**What the task asks:** From the first entry to the last, repeat the listing exactly.

Available data Start Marker

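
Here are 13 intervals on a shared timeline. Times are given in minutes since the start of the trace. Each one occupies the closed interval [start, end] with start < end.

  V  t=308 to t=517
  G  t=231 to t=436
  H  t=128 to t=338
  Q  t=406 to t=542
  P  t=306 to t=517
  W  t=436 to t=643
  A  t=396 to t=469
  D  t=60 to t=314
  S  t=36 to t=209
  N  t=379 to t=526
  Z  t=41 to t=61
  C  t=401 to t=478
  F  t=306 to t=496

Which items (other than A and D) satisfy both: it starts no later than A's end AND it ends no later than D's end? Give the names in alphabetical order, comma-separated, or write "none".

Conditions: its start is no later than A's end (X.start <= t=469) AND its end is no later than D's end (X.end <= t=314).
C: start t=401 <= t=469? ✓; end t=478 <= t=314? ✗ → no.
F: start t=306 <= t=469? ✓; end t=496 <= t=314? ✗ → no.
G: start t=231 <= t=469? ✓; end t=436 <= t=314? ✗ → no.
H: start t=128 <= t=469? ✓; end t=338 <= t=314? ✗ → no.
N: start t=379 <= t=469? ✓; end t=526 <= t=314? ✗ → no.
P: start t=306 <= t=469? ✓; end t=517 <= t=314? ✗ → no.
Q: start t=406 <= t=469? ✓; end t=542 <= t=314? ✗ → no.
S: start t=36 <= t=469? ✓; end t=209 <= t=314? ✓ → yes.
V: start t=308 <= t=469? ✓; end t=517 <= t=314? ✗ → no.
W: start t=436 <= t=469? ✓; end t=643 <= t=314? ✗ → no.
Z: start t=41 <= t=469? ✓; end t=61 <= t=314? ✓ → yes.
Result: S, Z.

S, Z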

Available data End Marker

**Task response:**
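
Here are 13 intervals on a shared timeline. Times are given in minutes since the start of the trace. Each one occupies the closed interval [start, end] with start < end.

  V  t=308 to t=517
  G  t=231 to t=436
  H  t=128 to t=338
  Q  t=406 to t=542
  P  t=306 to t=517
  W  t=436 to t=643
  A  t=396 to t=469
  D  t=60 to t=314
  S  t=36 to t=209
  N  t=379 to t=526
  Z  t=41 to t=61
  C  t=401 to t=478
  F  t=306 to t=496

Which items (other than A and D) satisfy both: it starts no later than A's end AND it ends no later than D's end? Give the names in alphabetical order, comma-separated, or write "none".

Conditions: its start is no later than A's end (X.start <= t=469) AND its end is no later than D's end (X.end <= t=314).
C: start t=401 <= t=469? ✓; end t=478 <= t=314? ✗ → no.
F: start t=306 <= t=469? ✓; end t=496 <= t=314? ✗ → no.
G: start t=231 <= t=469? ✓; end t=436 <= t=314? ✗ → no.
H: start t=128 <= t=469? ✓; end t=338 <= t=314? ✗ → no.
N: start t=379 <= t=469? ✓; end t=526 <= t=314? ✗ → no.
P: start t=306 <= t=469? ✓; end t=517 <= t=314? ✗ → no.
Q: start t=406 <= t=469? ✓; end t=542 <= t=314? ✗ → no.
S: start t=36 <= t=469? ✓; end t=209 <= t=314? ✓ → yes.
V: start t=308 <= t=469? ✓; end t=517 <= t=314? ✗ → no.
W: start t=436 <= t=469? ✓; end t=643 <= t=314? ✗ → no.
Z: start t=41 <= t=469? ✓; end t=61 <= t=314? ✓ → yes.
Result: S, Z.

S, Z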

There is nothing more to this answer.